[Start of Attachment]

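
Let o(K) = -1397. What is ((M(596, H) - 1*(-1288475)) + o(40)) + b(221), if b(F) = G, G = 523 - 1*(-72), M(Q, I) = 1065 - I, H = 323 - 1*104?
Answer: 1288519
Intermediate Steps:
H = 219 (H = 323 - 104 = 219)
G = 595 (G = 523 + 72 = 595)
b(F) = 595
((M(596, H) - 1*(-1288475)) + o(40)) + b(221) = (((1065 - 1*219) - 1*(-1288475)) - 1397) + 595 = (((1065 - 219) + 1288475) - 1397) + 595 = ((846 + 1288475) - 1397) + 595 = (1289321 - 1397) + 595 = 1287924 + 595 = 1288519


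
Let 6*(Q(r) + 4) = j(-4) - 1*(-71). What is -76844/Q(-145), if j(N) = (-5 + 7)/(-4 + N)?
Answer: -1844256/187 ≈ -9862.3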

[End of Attachment]

_WHAT YOU NEED TO DO_
Please transcribe exactly the lines above from the line that has "Answer: 1288519" up to and including the line that has "Let 6*(Q(r) +"; no other line belongs in the answer.

_THE COMPLETED TASK_
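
Answer: 1288519
Intermediate Steps:
H = 219 (H = 323 - 104 = 219)
G = 595 (G = 523 + 72 = 595)
b(F) = 595
((M(596, H) - 1*(-1288475)) + o(40)) + b(221) = (((1065 - 1*219) - 1*(-1288475)) - 1397) + 595 = (((1065 - 219) + 1288475) - 1397) + 595 = ((846 + 1288475) - 1397) + 595 = (1289321 - 1397) + 595 = 1287924 + 595 = 1288519


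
Let 6*(Q(r) + 4) = j(-4) - 1*(-71). What is -76844/Q(-145), if j(N) = (-5 + 7)/(-4 + N)?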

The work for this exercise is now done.